(Beginning of GIVEN RECORDS)
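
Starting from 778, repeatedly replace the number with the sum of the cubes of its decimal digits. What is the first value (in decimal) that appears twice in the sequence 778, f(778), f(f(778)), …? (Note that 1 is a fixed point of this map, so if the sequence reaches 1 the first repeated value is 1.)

778 → 7³ + 7³ + 8³ = 1198
1198 → 1³ + 1³ + 9³ + 8³ = 1243
1243 → 1³ + 2³ + 4³ + 3³ = 100
100 → 1³ + 0³ + 0³ = 1  — reached the fixed point 1.
1 → 1, so 1 is the first repeated value.

1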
(End of GIVEN RECORDS)
PROMPT:
Output all of the data without altering a single line.

FINAL ANSWER:
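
Starting from 778, repeatedly replace the number with the sum of the cubes of its decimal digits. What is the first value (in decimal) that appears twice in the sequence 778, f(778), f(f(778)), …? (Note that 1 is a fixed point of this map, so if the sequence reaches 1 the first repeated value is 1.)

778 → 7³ + 7³ + 8³ = 1198
1198 → 1³ + 1³ + 9³ + 8³ = 1243
1243 → 1³ + 2³ + 4³ + 3³ = 100
100 → 1³ + 0³ + 0³ = 1  — reached the fixed point 1.
1 → 1, so 1 is the first repeated value.

1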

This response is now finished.